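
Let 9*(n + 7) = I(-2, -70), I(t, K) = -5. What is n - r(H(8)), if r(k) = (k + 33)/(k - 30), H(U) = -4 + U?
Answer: -1435/234 ≈ -6.1325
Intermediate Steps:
r(k) = (33 + k)/(-30 + k)
n = -68/9 (n = -7 + (⅑)*(-5) = -7 - 5/9 = -68/9 ≈ -7.5556)
n - r(H(8)) = -68/9 - (33 + (-4 + 8))/(-30 + (-4 + 8)) = -68/9 - (33 + 4)/(-30 + 4) = -68/9 - 37/(-26) = -68/9 - (-1)*37/26 = -68/9 - 1*(-37/26) = -68/9 + 37/26 = -1435/234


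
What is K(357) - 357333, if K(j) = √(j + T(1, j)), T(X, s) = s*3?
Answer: -357333 + 2*√357 ≈ -3.5730e+5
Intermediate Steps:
T(X, s) = 3*s
K(j) = 2*√j (K(j) = √(j + 3*j) = √(4*j) = 2*√j)
K(357) - 357333 = 2*√357 - 357333 = -357333 + 2*√357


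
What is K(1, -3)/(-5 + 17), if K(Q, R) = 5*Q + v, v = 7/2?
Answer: 17/24 ≈ 0.70833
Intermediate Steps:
v = 7/2 (v = 7*(1/2) = 7/2 ≈ 3.5000)
K(Q, R) = 7/2 + 5*Q (K(Q, R) = 5*Q + 7/2 = 7/2 + 5*Q)
K(1, -3)/(-5 + 17) = (7/2 + 5*1)/(-5 + 17) = (7/2 + 5)/12 = (1/12)*(17/2) = 17/24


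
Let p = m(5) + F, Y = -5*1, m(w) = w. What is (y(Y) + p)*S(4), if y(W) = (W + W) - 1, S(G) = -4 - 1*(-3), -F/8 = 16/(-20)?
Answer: -2/5 ≈ -0.40000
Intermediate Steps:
F = 32/5 (F = -128/(-20) = -128*(-1)/20 = -8*(-4/5) = 32/5 ≈ 6.4000)
S(G) = -1 (S(G) = -4 + 3 = -1)
Y = -5
p = 57/5 (p = 5 + 32/5 = 57/5 ≈ 11.400)
y(W) = -1 + 2*W (y(W) = 2*W - 1 = -1 + 2*W)
(y(Y) + p)*S(4) = ((-1 + 2*(-5)) + 57/5)*(-1) = ((-1 - 10) + 57/5)*(-1) = (-11 + 57/5)*(-1) = (2/5)*(-1) = -2/5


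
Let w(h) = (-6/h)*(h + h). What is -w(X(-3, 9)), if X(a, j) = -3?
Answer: 12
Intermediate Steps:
w(h) = -12 (w(h) = (-6/h)*(2*h) = -12)
-w(X(-3, 9)) = -1*(-12) = 12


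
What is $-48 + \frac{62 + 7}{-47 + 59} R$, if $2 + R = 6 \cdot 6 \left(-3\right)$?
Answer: $- \frac{1361}{2} \approx -680.5$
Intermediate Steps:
$R = -110$ ($R = -2 + 6 \cdot 6 \left(-3\right) = -2 + 6 \left(-18\right) = -2 - 108 = -110$)
$-48 + \frac{62 + 7}{-47 + 59} R = -48 + \frac{62 + 7}{-47 + 59} \left(-110\right) = -48 + \frac{69}{12} \left(-110\right) = -48 + 69 \cdot \frac{1}{12} \left(-110\right) = -48 + \frac{23}{4} \left(-110\right) = -48 - \frac{1265}{2} = - \frac{1361}{2}$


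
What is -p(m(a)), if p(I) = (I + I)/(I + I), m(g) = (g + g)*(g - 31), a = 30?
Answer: -1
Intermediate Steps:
m(g) = 2*g*(-31 + g) (m(g) = (2*g)*(-31 + g) = 2*g*(-31 + g))
p(I) = 1 (p(I) = (2*I)/((2*I)) = (2*I)*(1/(2*I)) = 1)
-p(m(a)) = -1*1 = -1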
------------------------------------
__Exercise requirements__.
Please report all lines in the entries where "Answer" appears.

__Solution for this exercise__.
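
Answer: -1435/234 ≈ -6.1325
Answer: -357333 + 2*√357 ≈ -3.5730e+5
Answer: 17/24 ≈ 0.70833
Answer: -2/5 ≈ -0.40000
Answer: 12
Answer: $- \frac{1361}{2} \approx -680.5$
Answer: -1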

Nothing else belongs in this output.